• _Records from a data source_
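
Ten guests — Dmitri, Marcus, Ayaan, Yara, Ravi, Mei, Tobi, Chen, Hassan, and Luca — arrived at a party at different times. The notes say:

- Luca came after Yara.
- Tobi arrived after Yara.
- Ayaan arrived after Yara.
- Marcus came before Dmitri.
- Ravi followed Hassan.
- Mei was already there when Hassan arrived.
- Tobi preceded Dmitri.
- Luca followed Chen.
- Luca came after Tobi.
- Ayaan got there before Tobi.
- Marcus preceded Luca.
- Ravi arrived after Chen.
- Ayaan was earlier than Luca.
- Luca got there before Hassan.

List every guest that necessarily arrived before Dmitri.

Ayaan, Marcus, Tobi, Yara

Directly stated before Dmitri: Marcus and Tobi.
Ayaan reaches Dmitri via Ayaan → Tobi → Dmitri.
Yara reaches Dmitri via Yara → Tobi → Dmitri.
No chain forces Ravi (or any of the others) ahead of Dmitri.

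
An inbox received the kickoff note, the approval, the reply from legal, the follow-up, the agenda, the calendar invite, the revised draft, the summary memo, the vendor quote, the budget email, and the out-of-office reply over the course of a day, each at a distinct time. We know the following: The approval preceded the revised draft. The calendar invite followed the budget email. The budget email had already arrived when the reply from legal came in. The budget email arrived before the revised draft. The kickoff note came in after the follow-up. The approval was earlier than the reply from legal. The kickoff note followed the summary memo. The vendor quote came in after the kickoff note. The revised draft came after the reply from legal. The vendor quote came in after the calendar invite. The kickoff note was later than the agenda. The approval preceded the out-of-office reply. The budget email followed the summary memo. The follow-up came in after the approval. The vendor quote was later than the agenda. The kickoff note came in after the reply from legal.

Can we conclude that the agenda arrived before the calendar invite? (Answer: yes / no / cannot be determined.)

No chain of stated constraints runs from the agenda to the calendar invite, and none runs from the calendar invite to the agenda either.
So the relative order of the agenda and the calendar invite is not fixed by the given facts.

cannot be determined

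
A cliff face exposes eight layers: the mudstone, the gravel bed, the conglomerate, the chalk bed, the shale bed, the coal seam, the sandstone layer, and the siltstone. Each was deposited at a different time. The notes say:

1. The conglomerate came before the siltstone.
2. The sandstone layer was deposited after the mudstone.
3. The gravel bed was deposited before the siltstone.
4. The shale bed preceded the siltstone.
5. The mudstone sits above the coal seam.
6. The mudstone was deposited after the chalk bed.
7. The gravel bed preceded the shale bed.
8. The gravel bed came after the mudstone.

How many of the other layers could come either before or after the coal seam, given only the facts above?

Forced after the coal seam: the gravel bed, the mudstone, the sandstone layer, the shale bed, and the siltstone.
That leaves the chalk bed and the conglomerate with no forced order relative to the coal seam — 2.

2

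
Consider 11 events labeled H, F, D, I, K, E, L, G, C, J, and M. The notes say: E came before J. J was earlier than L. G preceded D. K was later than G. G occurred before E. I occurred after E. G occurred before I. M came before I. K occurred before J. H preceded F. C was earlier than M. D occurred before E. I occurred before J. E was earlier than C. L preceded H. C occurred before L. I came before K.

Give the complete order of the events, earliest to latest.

G, D, E, C, M, I, K, J, L, H, F

The constraints fix every adjacent pair, so only one ordering works:
G → D → E → C → M → I → K → J → L → H → F.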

• _Task_
Write out the data once more, word for word.

• _Response box_
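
Ten guests — Dmitri, Marcus, Ayaan, Yara, Ravi, Mei, Tobi, Chen, Hassan, and Luca — arrived at a party at different times. The notes say:

- Luca came after Yara.
- Tobi arrived after Yara.
- Ayaan arrived after Yara.
- Marcus came before Dmitri.
- Ravi followed Hassan.
- Mei was already there when Hassan arrived.
- Tobi preceded Dmitri.
- Luca followed Chen.
- Luca came after Tobi.
- Ayaan got there before Tobi.
- Marcus preceded Luca.
- Ravi arrived after Chen.
- Ayaan was earlier than Luca.
- Luca got there before Hassan.

List every guest that necessarily arrived before Dmitri.

Ayaan, Marcus, Tobi, Yara

Directly stated before Dmitri: Marcus and Tobi.
Ayaan reaches Dmitri via Ayaan → Tobi → Dmitri.
Yara reaches Dmitri via Yara → Tobi → Dmitri.
No chain forces Ravi (or any of the others) ahead of Dmitri.

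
An inbox received the kickoff note, the approval, the reply from legal, the follow-up, the agenda, the calendar invite, the revised draft, the summary memo, the vendor quote, the budget email, and the out-of-office reply over the course of a day, each at a distinct time. We know the following: The approval preceded the revised draft. The calendar invite followed the budget email. The budget email had already arrived when the reply from legal came in. The budget email arrived before the revised draft. The kickoff note came in after the follow-up. The approval was earlier than the reply from legal. The kickoff note followed the summary memo. The vendor quote came in after the kickoff note. The revised draft came after the reply from legal. The vendor quote came in after the calendar invite. The kickoff note was later than the agenda. The approval preceded the out-of-office reply. The budget email followed the summary memo. The follow-up came in after the approval. The vendor quote was later than the agenda. The kickoff note came in after the reply from legal.

Can we conclude that the agenda arrived before the calendar invite? (Answer: yes / no / cannot be determined.)

No chain of stated constraints runs from the agenda to the calendar invite, and none runs from the calendar invite to the agenda either.
So the relative order of the agenda and the calendar invite is not fixed by the given facts.

cannot be determined

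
A cliff face exposes eight layers: the mudstone, the gravel bed, the conglomerate, the chalk bed, the shale bed, the coal seam, the sandstone layer, and the siltstone. Each was deposited at a different time. The notes say:

1. The conglomerate came before the siltstone.
2. The sandstone layer was deposited after the mudstone.
3. The gravel bed was deposited before the siltstone.
4. The shale bed preceded the siltstone.
5. The mudstone sits above the coal seam.
6. The mudstone was deposited after the chalk bed.
7. The gravel bed preceded the shale bed.
8. The gravel bed came after the mudstone.

How many of the other layers could come either before or after the coal seam, given only the facts above?

Forced after the coal seam: the gravel bed, the mudstone, the sandstone layer, the shale bed, and the siltstone.
That leaves the chalk bed and the conglomerate with no forced order relative to the coal seam — 2.

2

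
Consider 11 events labeled H, F, D, I, K, E, L, G, C, J, and M. The notes say: E came before J. J was earlier than L. G preceded D. K was later than G. G occurred before E. I occurred after E. G occurred before I. M came before I. K occurred before J. H preceded F. C was earlier than M. D occurred before E. I occurred before J. E was earlier than C. L preceded H. C occurred before L. I came before K.

Give the complete order of the events, earliest to latest.

G, D, E, C, M, I, K, J, L, H, F

The constraints fix every adjacent pair, so only one ordering works:
G → D → E → C → M → I → K → J → L → H → F.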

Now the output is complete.